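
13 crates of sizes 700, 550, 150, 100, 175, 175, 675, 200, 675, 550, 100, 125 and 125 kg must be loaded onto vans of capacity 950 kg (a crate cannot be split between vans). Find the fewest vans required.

5

Total = 700 + 675 + 675 + 550 + 550 + 200 + 175 + 175 + 150 + 125 + 125 + 100 + 100 = 4300 kg.
Lower bound: ⌈4300/950⌉ = 5 vans.
A packing using 5 vans:
  van 1: 700 + 200 = 900
  van 2: 675 + 175 + 100 = 950
  van 3: 675 + 175 + 100 = 950
  van 4: 550 + 150 + 125 + 125 = 950
  van 5: 550 = 550
This matches the lower bound, so 5 is optimal.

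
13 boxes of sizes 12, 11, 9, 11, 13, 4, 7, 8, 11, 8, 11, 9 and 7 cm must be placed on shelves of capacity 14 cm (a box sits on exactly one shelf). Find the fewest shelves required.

Total = 13 + 12 + 11 + 11 + 11 + 11 + 9 + 9 + 8 + 8 + 7 + 7 + 4 = 121 cm.
Lower bound: ⌈121/14⌉ = 9 shelves.
Also, 10 boxes each exceed 7 cm, and no two of those can share a shelf, so at least 10 shelves are needed.
A packing using 11 shelves:
  shelf 1: 13 = 13
  shelf 2: 12 = 12
  shelf 3: 11 = 11
  shelf 4: 11 = 11
  shelf 5: 11 = 11
  shelf 6: 11 = 11
  shelf 7: 9 + 4 = 13
  shelf 8: 9 = 9
  shelf 9: 8 = 8
  shelf 10: 8 = 8
  shelf 11: 7 + 7 = 14
No arrangement into 10 shelves stays within capacity, so 11 is optimal.

11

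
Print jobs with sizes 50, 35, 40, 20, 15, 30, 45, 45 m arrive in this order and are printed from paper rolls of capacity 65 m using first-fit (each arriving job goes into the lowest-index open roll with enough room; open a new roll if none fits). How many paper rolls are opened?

6

  50 → roll 1 (new)  [load 50/65]
  35 → roll 2 (new)  [load 35/65]
  40 → roll 3 (new)  [load 40/65]
  20 → roll 2  [load 55/65]
  15 → roll 1  [load 65/65]
  30 → roll 4 (new)  [load 30/65]
  45 → roll 5 (new)  [load 45/65]
  45 → roll 6 (new)  [load 45/65]
6 paper rolls opened.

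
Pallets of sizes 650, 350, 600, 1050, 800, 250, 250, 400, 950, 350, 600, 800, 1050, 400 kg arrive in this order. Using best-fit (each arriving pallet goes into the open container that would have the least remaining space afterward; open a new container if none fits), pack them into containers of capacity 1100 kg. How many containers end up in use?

9

  650 → container 1 (new)  [load 650/1100]
  350 → container 1  [load 1000/1100]
  600 → container 2 (new)  [load 600/1100]
  1050 → container 3 (new)  [load 1050/1100]
  800 → container 4 (new)  [load 800/1100]
  250 → container 4  [load 1050/1100]
  250 → container 2  [load 850/1100]
  400 → container 5 (new)  [load 400/1100]
  950 → container 6 (new)  [load 950/1100]
  350 → container 5  [load 750/1100]
  600 → container 7 (new)  [load 600/1100]
  800 → container 8 (new)  [load 800/1100]
  1050 → container 9 (new)  [load 1050/1100]
  400 → container 7  [load 1000/1100]
9 containers opened.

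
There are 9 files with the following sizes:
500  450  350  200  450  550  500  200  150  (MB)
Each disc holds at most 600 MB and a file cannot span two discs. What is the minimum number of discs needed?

Total = 550 + 500 + 500 + 450 + 450 + 350 + 200 + 200 + 150 = 3350 MB.
Lower bound: ⌈3350/600⌉ = 6 discs.
A packing using 7 discs:
  disc 1: 550 = 550
  disc 2: 500 = 500
  disc 3: 500 = 500
  disc 4: 450 + 150 = 600
  disc 5: 450 = 450
  disc 6: 350 + 200 = 550
  disc 7: 200 = 200
No arrangement into 6 discs stays within capacity, so 7 is optimal.

7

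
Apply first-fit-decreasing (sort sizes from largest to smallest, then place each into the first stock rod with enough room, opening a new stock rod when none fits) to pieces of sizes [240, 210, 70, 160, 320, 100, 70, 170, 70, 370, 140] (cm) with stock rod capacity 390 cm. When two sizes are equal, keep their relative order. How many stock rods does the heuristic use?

6

Sorted descending: 370, 320, 240, 210, 170, 160, 140, 100, 70, 70, 70.
  370 → stock rod 1 (new)  [load 370/390]
  320 → stock rod 2 (new)  [load 320/390]
  240 → stock rod 3 (new)  [load 240/390]
  210 → stock rod 4 (new)  [load 210/390]
  170 → stock rod 4  [load 380/390]
  160 → stock rod 5 (new)  [load 160/390]
  140 → stock rod 3  [load 380/390]
  100 → stock rod 5  [load 260/390]
  70 → stock rod 2  [load 390/390]
  70 → stock rod 5  [load 330/390]
  70 → stock rod 6 (new)  [load 70/390]
6 stock rods opened.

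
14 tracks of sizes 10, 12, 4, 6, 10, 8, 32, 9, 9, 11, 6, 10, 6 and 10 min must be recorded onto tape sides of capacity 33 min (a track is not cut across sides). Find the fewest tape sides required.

5

Total = 32 + 12 + 11 + 10 + 10 + 10 + 10 + 9 + 9 + 8 + 6 + 6 + 6 + 4 = 143 min.
Lower bound: ⌈143/33⌉ = 5 tape sides.
A packing using 5 tape sides:
  side 1: 32 = 32
  side 2: 12 + 11 + 10 = 33
  side 3: 10 + 10 + 10 = 30
  side 4: 9 + 9 + 8 + 6 = 32
  side 5: 6 + 6 + 4 = 16
This matches the lower bound, so 5 is optimal.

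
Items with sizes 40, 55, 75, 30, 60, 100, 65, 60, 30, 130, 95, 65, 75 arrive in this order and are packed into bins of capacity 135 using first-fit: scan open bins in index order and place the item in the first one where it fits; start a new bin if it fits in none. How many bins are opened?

  40 → bin 1 (new)  [load 40/135]
  55 → bin 1  [load 95/135]
  75 → bin 2 (new)  [load 75/135]
  30 → bin 1  [load 125/135]
  60 → bin 2  [load 135/135]
  100 → bin 3 (new)  [load 100/135]
  65 → bin 4 (new)  [load 65/135]
  60 → bin 4  [load 125/135]
  30 → bin 3  [load 130/135]
  130 → bin 5 (new)  [load 130/135]
  95 → bin 6 (new)  [load 95/135]
  65 → bin 7 (new)  [load 65/135]
  75 → bin 8 (new)  [load 75/135]
8 bins opened.

8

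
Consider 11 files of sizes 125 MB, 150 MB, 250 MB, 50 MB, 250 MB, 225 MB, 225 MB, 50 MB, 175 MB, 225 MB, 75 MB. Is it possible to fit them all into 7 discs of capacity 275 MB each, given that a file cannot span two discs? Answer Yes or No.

Yes

A valid assignment using 7 discs:
  disc 1: 250 = 250
  disc 2: 250 = 250
  disc 3: 225 + 50 = 275
  disc 4: 225 + 50 = 275
  disc 5: 225 = 225
  disc 6: 175 + 75 = 250
  disc 7: 150 + 125 = 275
Every load is within 275 MB, so 7 discs suffice.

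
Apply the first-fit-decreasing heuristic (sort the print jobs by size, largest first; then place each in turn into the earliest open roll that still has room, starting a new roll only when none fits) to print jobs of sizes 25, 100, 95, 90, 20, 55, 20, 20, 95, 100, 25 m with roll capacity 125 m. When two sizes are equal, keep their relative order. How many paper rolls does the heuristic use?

6

Sorted descending: 100, 100, 95, 95, 90, 55, 25, 25, 20, 20, 20.
  100 → roll 1 (new)  [load 100/125]
  100 → roll 2 (new)  [load 100/125]
  95 → roll 3 (new)  [load 95/125]
  95 → roll 4 (new)  [load 95/125]
  90 → roll 5 (new)  [load 90/125]
  55 → roll 6 (new)  [load 55/125]
  25 → roll 1  [load 125/125]
  25 → roll 2  [load 125/125]
  20 → roll 3  [load 115/125]
  20 → roll 4  [load 115/125]
  20 → roll 5  [load 110/125]
6 paper rolls opened.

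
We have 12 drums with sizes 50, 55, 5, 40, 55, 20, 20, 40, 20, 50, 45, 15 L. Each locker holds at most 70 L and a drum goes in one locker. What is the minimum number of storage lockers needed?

7

Total = 55 + 55 + 50 + 50 + 45 + 40 + 40 + 20 + 20 + 20 + 15 + 5 = 415 L.
Lower bound: ⌈415/70⌉ = 6 storage lockers.
Also, 7 drums each exceed 35 L, and no two of those can share a locker, so at least 7 storage lockers are needed.
A packing using 7 storage lockers:
  locker 1: 55 + 15 = 70
  locker 2: 55 + 5 = 60
  locker 3: 50 + 20 = 70
  locker 4: 50 + 20 = 70
  locker 5: 45 + 20 = 65
  locker 6: 40 = 40
  locker 7: 40 = 40
This matches the lower bound, so 7 is optimal.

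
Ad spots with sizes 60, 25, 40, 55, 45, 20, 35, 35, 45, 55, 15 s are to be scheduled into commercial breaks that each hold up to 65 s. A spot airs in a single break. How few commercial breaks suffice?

8

Total = 60 + 55 + 55 + 45 + 45 + 40 + 35 + 35 + 25 + 20 + 15 = 430 s.
Lower bound: ⌈430/65⌉ = 7 commercial breaks.
Also, 8 ad spots each exceed 65/2 s, and no two of those can share a break, so at least 8 commercial breaks are needed.
A packing using 8 commercial breaks:
  break 1: 60 = 60
  break 2: 55 = 55
  break 3: 55 = 55
  break 4: 45 + 20 = 65
  break 5: 45 + 15 = 60
  break 6: 40 + 25 = 65
  break 7: 35 = 35
  break 8: 35 = 35
This matches the lower bound, so 8 is optimal.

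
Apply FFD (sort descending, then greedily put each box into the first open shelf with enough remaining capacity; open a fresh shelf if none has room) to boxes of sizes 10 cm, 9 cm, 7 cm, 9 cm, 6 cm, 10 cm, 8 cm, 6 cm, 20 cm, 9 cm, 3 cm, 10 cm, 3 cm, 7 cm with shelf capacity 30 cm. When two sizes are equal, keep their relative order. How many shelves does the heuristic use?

Sorted descending: 20, 10, 10, 10, 9, 9, 9, 8, 7, 7, 6, 6, 3, 3.
  20 → shelf 1 (new)  [load 20/30]
  10 → shelf 1  [load 30/30]
  10 → shelf 2 (new)  [load 10/30]
  10 → shelf 2  [load 20/30]
  9 → shelf 2  [load 29/30]
  9 → shelf 3 (new)  [load 9/30]
  9 → shelf 3  [load 18/30]
  8 → shelf 3  [load 26/30]
  7 → shelf 4 (new)  [load 7/30]
  7 → shelf 4  [load 14/30]
  6 → shelf 4  [load 20/30]
  6 → shelf 4  [load 26/30]
  3 → shelf 3  [load 29/30]
  3 → shelf 4  [load 29/30]
4 shelves opened.

4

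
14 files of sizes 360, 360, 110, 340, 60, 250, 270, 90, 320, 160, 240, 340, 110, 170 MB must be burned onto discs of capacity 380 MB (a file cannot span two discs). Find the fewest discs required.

Total = 360 + 360 + 340 + 340 + 320 + 270 + 250 + 240 + 170 + 160 + 110 + 110 + 90 + 60 = 3180 MB.
Lower bound: ⌈3180/380⌉ = 9 discs.
A packing using 9 discs:
  disc 1: 360 = 360
  disc 2: 360 = 360
  disc 3: 340 = 340
  disc 4: 340 = 340
  disc 5: 320 + 60 = 380
  disc 6: 270 + 110 = 380
  disc 7: 250 + 110 = 360
  disc 8: 240 + 90 = 330
  disc 9: 170 + 160 = 330
This matches the lower bound, so 9 is optimal.

9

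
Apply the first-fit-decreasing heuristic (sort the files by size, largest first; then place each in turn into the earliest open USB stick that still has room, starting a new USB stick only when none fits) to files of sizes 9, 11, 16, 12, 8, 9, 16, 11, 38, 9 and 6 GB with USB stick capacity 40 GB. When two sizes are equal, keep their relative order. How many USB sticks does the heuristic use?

Sorted descending: 38, 16, 16, 12, 11, 11, 9, 9, 9, 8, 6.
  38 → USB stick 1 (new)  [load 38/40]
  16 → USB stick 2 (new)  [load 16/40]
  16 → USB stick 2  [load 32/40]
  12 → USB stick 3 (new)  [load 12/40]
  11 → USB stick 3  [load 23/40]
  11 → USB stick 3  [load 34/40]
  9 → USB stick 4 (new)  [load 9/40]
  9 → USB stick 4  [load 18/40]
  9 → USB stick 4  [load 27/40]
  8 → USB stick 2  [load 40/40]
  6 → USB stick 3  [load 40/40]
4 USB sticks opened.

4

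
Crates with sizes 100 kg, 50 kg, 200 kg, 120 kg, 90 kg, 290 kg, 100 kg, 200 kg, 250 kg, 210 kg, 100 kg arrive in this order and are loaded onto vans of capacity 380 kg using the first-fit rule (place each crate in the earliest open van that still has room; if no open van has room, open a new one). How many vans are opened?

6

  100 → van 1 (new)  [load 100/380]
  50 → van 1  [load 150/380]
  200 → van 1  [load 350/380]
  120 → van 2 (new)  [load 120/380]
  90 → van 2  [load 210/380]
  290 → van 3 (new)  [load 290/380]
  100 → van 2  [load 310/380]
  200 → van 4 (new)  [load 200/380]
  250 → van 5 (new)  [load 250/380]
  210 → van 6 (new)  [load 210/380]
  100 → van 4  [load 300/380]
6 vans opened.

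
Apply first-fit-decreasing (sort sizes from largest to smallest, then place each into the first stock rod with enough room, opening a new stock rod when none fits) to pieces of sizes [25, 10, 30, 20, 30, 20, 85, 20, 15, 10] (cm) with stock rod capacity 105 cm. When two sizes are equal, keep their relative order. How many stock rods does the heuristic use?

Sorted descending: 85, 30, 30, 25, 20, 20, 20, 15, 10, 10.
  85 → stock rod 1 (new)  [load 85/105]
  30 → stock rod 2 (new)  [load 30/105]
  30 → stock rod 2  [load 60/105]
  25 → stock rod 2  [load 85/105]
  20 → stock rod 1  [load 105/105]
  20 → stock rod 2  [load 105/105]
  20 → stock rod 3 (new)  [load 20/105]
  15 → stock rod 3  [load 35/105]
  10 → stock rod 3  [load 45/105]
  10 → stock rod 3  [load 55/105]
3 stock rods opened.

3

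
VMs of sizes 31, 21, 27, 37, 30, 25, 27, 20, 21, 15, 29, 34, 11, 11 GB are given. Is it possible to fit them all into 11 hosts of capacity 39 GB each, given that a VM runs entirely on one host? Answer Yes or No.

A valid assignment using 11 hosts:
  host 1: 37 = 37
  host 2: 34 = 34
  host 3: 31 = 31
  host 4: 30 = 30
  host 5: 29 = 29
  host 6: 27 + 11 = 38
  host 7: 27 + 11 = 38
  host 8: 25 = 25
  host 9: 21 + 15 = 36
  host 10: 21 = 21
  host 11: 20 = 20
Every load is within 39 GB, so 11 hosts suffice.

Yes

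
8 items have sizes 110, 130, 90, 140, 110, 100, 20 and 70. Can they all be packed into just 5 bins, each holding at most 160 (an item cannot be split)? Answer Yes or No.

No

Total = 770; ⌈770/160⌉ = 5.
6 items each exceed half the capacity and cannot share a bin, forcing at least 6 bins.
At least 6 bins are required, but only 5 are allowed.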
★ ★ ★ ★ ★ ★ ★
• [What is needed]: Take the stretch of lines above from the one containing "Print jobs with" through the one containing "There are 9" and repeat it exactly, adding no other line.

• [Task answer]:
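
Print jobs with sizes 50, 35, 40, 20, 15, 30, 45, 45 m arrive in this order and are printed from paper rolls of capacity 65 m using first-fit (each arriving job goes into the lowest-index open roll with enough room; open a new roll if none fits). How many paper rolls are opened?

6

  50 → roll 1 (new)  [load 50/65]
  35 → roll 2 (new)  [load 35/65]
  40 → roll 3 (new)  [load 40/65]
  20 → roll 2  [load 55/65]
  15 → roll 1  [load 65/65]
  30 → roll 4 (new)  [load 30/65]
  45 → roll 5 (new)  [load 45/65]
  45 → roll 6 (new)  [load 45/65]
6 paper rolls opened.

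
Pallets of sizes 650, 350, 600, 1050, 800, 250, 250, 400, 950, 350, 600, 800, 1050, 400 kg arrive in this order. Using best-fit (each arriving pallet goes into the open container that would have the least remaining space afterward; open a new container if none fits), pack them into containers of capacity 1100 kg. How many containers end up in use?

9

  650 → container 1 (new)  [load 650/1100]
  350 → container 1  [load 1000/1100]
  600 → container 2 (new)  [load 600/1100]
  1050 → container 3 (new)  [load 1050/1100]
  800 → container 4 (new)  [load 800/1100]
  250 → container 4  [load 1050/1100]
  250 → container 2  [load 850/1100]
  400 → container 5 (new)  [load 400/1100]
  950 → container 6 (new)  [load 950/1100]
  350 → container 5  [load 750/1100]
  600 → container 7 (new)  [load 600/1100]
  800 → container 8 (new)  [load 800/1100]
  1050 → container 9 (new)  [load 1050/1100]
  400 → container 7  [load 1000/1100]
9 containers opened.

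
There are 9 files with the following sizes: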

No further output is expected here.